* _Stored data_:
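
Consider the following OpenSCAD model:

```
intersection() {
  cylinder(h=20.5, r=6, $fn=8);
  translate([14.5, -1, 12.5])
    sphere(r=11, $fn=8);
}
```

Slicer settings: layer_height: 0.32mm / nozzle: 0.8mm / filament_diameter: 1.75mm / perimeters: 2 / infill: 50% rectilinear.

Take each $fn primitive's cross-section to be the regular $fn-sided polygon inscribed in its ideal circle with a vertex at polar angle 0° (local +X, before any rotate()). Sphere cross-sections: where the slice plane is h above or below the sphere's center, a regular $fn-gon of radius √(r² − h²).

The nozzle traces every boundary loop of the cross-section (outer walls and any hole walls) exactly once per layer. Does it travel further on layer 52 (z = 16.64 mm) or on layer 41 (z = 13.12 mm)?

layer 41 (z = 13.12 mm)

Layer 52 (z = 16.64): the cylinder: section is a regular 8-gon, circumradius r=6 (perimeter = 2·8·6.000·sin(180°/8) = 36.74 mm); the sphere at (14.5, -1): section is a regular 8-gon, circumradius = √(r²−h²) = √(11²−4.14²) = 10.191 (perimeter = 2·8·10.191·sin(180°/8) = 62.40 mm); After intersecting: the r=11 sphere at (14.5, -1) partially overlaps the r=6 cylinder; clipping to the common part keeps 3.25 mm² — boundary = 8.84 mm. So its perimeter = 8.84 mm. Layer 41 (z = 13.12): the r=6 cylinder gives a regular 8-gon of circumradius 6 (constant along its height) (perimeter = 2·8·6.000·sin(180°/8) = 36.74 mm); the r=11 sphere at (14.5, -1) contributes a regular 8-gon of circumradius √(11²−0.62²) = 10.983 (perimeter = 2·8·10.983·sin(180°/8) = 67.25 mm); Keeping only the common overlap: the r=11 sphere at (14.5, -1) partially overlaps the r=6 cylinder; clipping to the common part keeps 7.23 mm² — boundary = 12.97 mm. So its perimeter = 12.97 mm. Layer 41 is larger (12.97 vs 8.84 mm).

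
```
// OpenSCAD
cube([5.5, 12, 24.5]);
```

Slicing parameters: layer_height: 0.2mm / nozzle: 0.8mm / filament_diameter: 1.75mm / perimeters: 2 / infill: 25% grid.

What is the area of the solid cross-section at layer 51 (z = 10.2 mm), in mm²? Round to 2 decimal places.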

* _Instructions to follow_:
What lines in the entries above hold "perimeters"? Copy every one.

* _Task output_:
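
Slicer settings: layer_height: 0.32mm / nozzle: 0.8mm / filament_diameter: 1.75mm / perimeters: 2 / infill: 50% rectilinear.
Slicing parameters: layer_height: 0.2mm / nozzle: 0.8mm / filament_diameter: 1.75mm / perimeters: 2 / infill: 25% grid.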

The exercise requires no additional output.